Information provided →
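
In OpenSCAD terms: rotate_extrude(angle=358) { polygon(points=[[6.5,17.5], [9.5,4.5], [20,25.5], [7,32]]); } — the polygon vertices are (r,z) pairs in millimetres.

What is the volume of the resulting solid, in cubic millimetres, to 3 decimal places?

Profile (r,z), 4 vertices: (6.5,17.5) (9.5,4.5) (20,25.5) (7,32)
edge 0: (6.5,17.5)→(9.5,4.5)  cross = 6.5·4.5 − 9.5·17.5 = -137.0000; (r_i+r_j)·cross = 16·-137.0000 = -2192.0000
edge 1: (9.5,4.5)→(20,25.5)  cross = 9.5·25.5 − 20·4.5 = 152.2500; (r_i+r_j)·cross = 29.5·152.2500 = 4491.3750
edge 2: (20,25.5)→(7,32)  cross = 20·32 − 7·25.5 = 461.5000; (r_i+r_j)·cross = 27·461.5000 = 12460.5000
edge 3: (7,32)→(6.5,17.5)  cross = 7·17.5 − 6.5·32 = -85.5000; (r_i+r_j)·cross = 13.5·-85.5000 = -1154.2500
Σcross = 391.2500 → A = |Σcross|/2 = 195.6250 mm²
Σ(r_i+r_j)·cross = 13605.6250 → first moment M = |Σ|/6 = 2267.6042
R_c = M/A = 2267.6042/195.6250 = 11.5916 mm
θ = 358° = 6.248279 rad
V = θ·R_c·A = 6.248279·11.5916·195.6250 = 14168.623 mm³

Volume = 14168.623 mm³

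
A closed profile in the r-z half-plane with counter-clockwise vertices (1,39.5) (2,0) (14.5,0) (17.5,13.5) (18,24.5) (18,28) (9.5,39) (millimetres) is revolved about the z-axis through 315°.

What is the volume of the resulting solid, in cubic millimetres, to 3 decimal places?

Volume = 27864.389 mm³

Profile (r,z), 7 vertices: (1,39.5) (2,0) (14.5,0) (17.5,13.5) (18,24.5) (18,28) (9.5,39)
edge 0: (1,39.5)→(2,0)  cross = 1·0 − 2·39.5 = -79.0000; (r_i+r_j)·cross = 3·-79.0000 = -237.0000
edge 1: (2,0)→(14.5,0)  cross = 2·0 − 14.5·0 = 0.0000; (r_i+r_j)·cross = 16.5·0.0000 = 0.0000
edge 2: (14.5,0)→(17.5,13.5)  cross = 14.5·13.5 − 17.5·0 = 195.7500; (r_i+r_j)·cross = 32·195.7500 = 6264.0000
edge 3: (17.5,13.5)→(18,24.5)  cross = 17.5·24.5 − 18·13.5 = 185.7500; (r_i+r_j)·cross = 35.5·185.7500 = 6594.1250
edge 4: (18,24.5)→(18,28)  cross = 18·28 − 18·24.5 = 63.0000; (r_i+r_j)·cross = 36·63.0000 = 2268.0000
edge 5: (18,28)→(9.5,39)  cross = 18·39 − 9.5·28 = 436.0000; (r_i+r_j)·cross = 27.5·436.0000 = 11990.0000
edge 6: (9.5,39)→(1,39.5)  cross = 9.5·39.5 − 1·39 = 336.2500; (r_i+r_j)·cross = 10.5·336.2500 = 3530.6250
Σcross = 1137.7500 → A = |Σcross|/2 = 568.8750 mm²
Σ(r_i+r_j)·cross = 30409.7500 → first moment M = |Σ|/6 = 5068.2917
R_c = M/A = 5068.2917/568.8750 = 8.9093 mm
θ = 315° = 5.497787 rad
V = θ·R_c·A = 5.497787·8.9093·568.8750 = 27864.389 mm³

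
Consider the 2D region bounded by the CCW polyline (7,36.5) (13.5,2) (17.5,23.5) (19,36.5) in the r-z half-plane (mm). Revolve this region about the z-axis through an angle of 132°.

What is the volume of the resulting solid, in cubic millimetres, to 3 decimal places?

Volume = 6658.274 mm³

Profile (r,z), 4 vertices: (7,36.5) (13.5,2) (17.5,23.5) (19,36.5)
edge 0: (7,36.5)→(13.5,2)  cross = 7·2 − 13.5·36.5 = -478.7500; (r_i+r_j)·cross = 20.5·-478.7500 = -9814.3750
edge 1: (13.5,2)→(17.5,23.5)  cross = 13.5·23.5 − 17.5·2 = 282.2500; (r_i+r_j)·cross = 31·282.2500 = 8749.7500
edge 2: (17.5,23.5)→(19,36.5)  cross = 17.5·36.5 − 19·23.5 = 192.2500; (r_i+r_j)·cross = 36.5·192.2500 = 7017.1250
edge 3: (19,36.5)→(7,36.5)  cross = 19·36.5 − 7·36.5 = 438.0000; (r_i+r_j)·cross = 26·438.0000 = 11388.0000
Σcross = 433.7500 → A = |Σcross|/2 = 216.8750 mm²
Σ(r_i+r_j)·cross = 17340.5000 → first moment M = |Σ|/6 = 2890.0833
R_c = M/A = 2890.0833/216.8750 = 13.3260 mm
θ = 132° = 2.303835 rad
V = θ·R_c·A = 2.303835·13.3260·216.8750 = 6658.274 mm³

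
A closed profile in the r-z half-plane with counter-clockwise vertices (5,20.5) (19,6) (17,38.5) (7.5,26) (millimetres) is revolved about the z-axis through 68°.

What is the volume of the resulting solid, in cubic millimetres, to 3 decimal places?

Volume = 3577.384 mm³

Profile (r,z), 4 vertices: (5,20.5) (19,6) (17,38.5) (7.5,26)
edge 0: (5,20.5)→(19,6)  cross = 5·6 − 19·20.5 = -359.5000; (r_i+r_j)·cross = 24·-359.5000 = -8628.0000
edge 1: (19,6)→(17,38.5)  cross = 19·38.5 − 17·6 = 629.5000; (r_i+r_j)·cross = 36·629.5000 = 22662.0000
edge 2: (17,38.5)→(7.5,26)  cross = 17·26 − 7.5·38.5 = 153.2500; (r_i+r_j)·cross = 24.5·153.2500 = 3754.6250
edge 3: (7.5,26)→(5,20.5)  cross = 7.5·20.5 − 5·26 = 23.7500; (r_i+r_j)·cross = 12.5·23.7500 = 296.8750
Σcross = 447.0000 → A = |Σcross|/2 = 223.5000 mm²
Σ(r_i+r_j)·cross = 18085.5000 → first moment M = |Σ|/6 = 3014.2500
R_c = M/A = 3014.2500/223.5000 = 13.4866 mm
θ = 68° = 1.186824 rad
V = θ·R_c·A = 1.186824·13.4866·223.5000 = 3577.384 mm³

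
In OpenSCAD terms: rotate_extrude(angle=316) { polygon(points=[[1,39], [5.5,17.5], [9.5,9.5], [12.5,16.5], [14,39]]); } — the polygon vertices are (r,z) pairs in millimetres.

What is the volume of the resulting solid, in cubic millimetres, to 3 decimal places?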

Task to carry out → Your answer should be the full set of records above, restated exactly.

Solution to the problem →
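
In OpenSCAD terms: rotate_extrude(angle=358) { polygon(points=[[6.5,17.5], [9.5,4.5], [20,25.5], [7,32]]); } — the polygon vertices are (r,z) pairs in millimetres.

What is the volume of the resulting solid, in cubic millimetres, to 3 decimal places?

Profile (r,z), 4 vertices: (6.5,17.5) (9.5,4.5) (20,25.5) (7,32)
edge 0: (6.5,17.5)→(9.5,4.5)  cross = 6.5·4.5 − 9.5·17.5 = -137.0000; (r_i+r_j)·cross = 16·-137.0000 = -2192.0000
edge 1: (9.5,4.5)→(20,25.5)  cross = 9.5·25.5 − 20·4.5 = 152.2500; (r_i+r_j)·cross = 29.5·152.2500 = 4491.3750
edge 2: (20,25.5)→(7,32)  cross = 20·32 − 7·25.5 = 461.5000; (r_i+r_j)·cross = 27·461.5000 = 12460.5000
edge 3: (7,32)→(6.5,17.5)  cross = 7·17.5 − 6.5·32 = -85.5000; (r_i+r_j)·cross = 13.5·-85.5000 = -1154.2500
Σcross = 391.2500 → A = |Σcross|/2 = 195.6250 mm²
Σ(r_i+r_j)·cross = 13605.6250 → first moment M = |Σ|/6 = 2267.6042
R_c = M/A = 2267.6042/195.6250 = 11.5916 mm
θ = 358° = 6.248279 rad
V = θ·R_c·A = 6.248279·11.5916·195.6250 = 14168.623 mm³

Volume = 14168.623 mm³

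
A closed profile in the r-z half-plane with counter-clockwise vertices (1,39.5) (2,0) (14.5,0) (17.5,13.5) (18,24.5) (18,28) (9.5,39) (millimetres) is revolved about the z-axis through 315°.

What is the volume of the resulting solid, in cubic millimetres, to 3 decimal places?

Volume = 27864.389 mm³

Profile (r,z), 7 vertices: (1,39.5) (2,0) (14.5,0) (17.5,13.5) (18,24.5) (18,28) (9.5,39)
edge 0: (1,39.5)→(2,0)  cross = 1·0 − 2·39.5 = -79.0000; (r_i+r_j)·cross = 3·-79.0000 = -237.0000
edge 1: (2,0)→(14.5,0)  cross = 2·0 − 14.5·0 = 0.0000; (r_i+r_j)·cross = 16.5·0.0000 = 0.0000
edge 2: (14.5,0)→(17.5,13.5)  cross = 14.5·13.5 − 17.5·0 = 195.7500; (r_i+r_j)·cross = 32·195.7500 = 6264.0000
edge 3: (17.5,13.5)→(18,24.5)  cross = 17.5·24.5 − 18·13.5 = 185.7500; (r_i+r_j)·cross = 35.5·185.7500 = 6594.1250
edge 4: (18,24.5)→(18,28)  cross = 18·28 − 18·24.5 = 63.0000; (r_i+r_j)·cross = 36·63.0000 = 2268.0000
edge 5: (18,28)→(9.5,39)  cross = 18·39 − 9.5·28 = 436.0000; (r_i+r_j)·cross = 27.5·436.0000 = 11990.0000
edge 6: (9.5,39)→(1,39.5)  cross = 9.5·39.5 − 1·39 = 336.2500; (r_i+r_j)·cross = 10.5·336.2500 = 3530.6250
Σcross = 1137.7500 → A = |Σcross|/2 = 568.8750 mm²
Σ(r_i+r_j)·cross = 30409.7500 → first moment M = |Σ|/6 = 5068.2917
R_c = M/A = 5068.2917/568.8750 = 8.9093 mm
θ = 315° = 5.497787 rad
V = θ·R_c·A = 5.497787·8.9093·568.8750 = 27864.389 mm³

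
Consider the 2D region bounded by the CCW polyline (7,36.5) (13.5,2) (17.5,23.5) (19,36.5) in the r-z half-plane (mm). Revolve this region about the z-axis through an angle of 132°.

What is the volume of the resulting solid, in cubic millimetres, to 3 decimal places?

Volume = 6658.274 mm³

Profile (r,z), 4 vertices: (7,36.5) (13.5,2) (17.5,23.5) (19,36.5)
edge 0: (7,36.5)→(13.5,2)  cross = 7·2 − 13.5·36.5 = -478.7500; (r_i+r_j)·cross = 20.5·-478.7500 = -9814.3750
edge 1: (13.5,2)→(17.5,23.5)  cross = 13.5·23.5 − 17.5·2 = 282.2500; (r_i+r_j)·cross = 31·282.2500 = 8749.7500
edge 2: (17.5,23.5)→(19,36.5)  cross = 17.5·36.5 − 19·23.5 = 192.2500; (r_i+r_j)·cross = 36.5·192.2500 = 7017.1250
edge 3: (19,36.5)→(7,36.5)  cross = 19·36.5 − 7·36.5 = 438.0000; (r_i+r_j)·cross = 26·438.0000 = 11388.0000
Σcross = 433.7500 → A = |Σcross|/2 = 216.8750 mm²
Σ(r_i+r_j)·cross = 17340.5000 → first moment M = |Σ|/6 = 2890.0833
R_c = M/A = 2890.0833/216.8750 = 13.3260 mm
θ = 132° = 2.303835 rad
V = θ·R_c·A = 2.303835·13.3260·216.8750 = 6658.274 mm³

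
A closed profile in the r-z half-plane with counter-clockwise vertices (5,20.5) (19,6) (17,38.5) (7.5,26) (millimetres) is revolved about the z-axis through 68°.

What is the volume of the resulting solid, in cubic millimetres, to 3 decimal places?

Volume = 3577.384 mm³

Profile (r,z), 4 vertices: (5,20.5) (19,6) (17,38.5) (7.5,26)
edge 0: (5,20.5)→(19,6)  cross = 5·6 − 19·20.5 = -359.5000; (r_i+r_j)·cross = 24·-359.5000 = -8628.0000
edge 1: (19,6)→(17,38.5)  cross = 19·38.5 − 17·6 = 629.5000; (r_i+r_j)·cross = 36·629.5000 = 22662.0000
edge 2: (17,38.5)→(7.5,26)  cross = 17·26 − 7.5·38.5 = 153.2500; (r_i+r_j)·cross = 24.5·153.2500 = 3754.6250
edge 3: (7.5,26)→(5,20.5)  cross = 7.5·20.5 − 5·26 = 23.7500; (r_i+r_j)·cross = 12.5·23.7500 = 296.8750
Σcross = 447.0000 → A = |Σcross|/2 = 223.5000 mm²
Σ(r_i+r_j)·cross = 18085.5000 → first moment M = |Σ|/6 = 3014.2500
R_c = M/A = 3014.2500/223.5000 = 13.4866 mm
θ = 68° = 1.186824 rad
V = θ·R_c·A = 1.186824·13.4866·223.5000 = 3577.384 mm³

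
In OpenSCAD terms: rotate_extrude(angle=316) { polygon(points=[[1,39], [5.5,17.5], [9.5,9.5], [12.5,16.5], [14,39]]); } — the polygon vertices are (r,z) pairs in millimetres.

What is the volume of the resulting solid, in cubic millimetres, to 3 decimal places?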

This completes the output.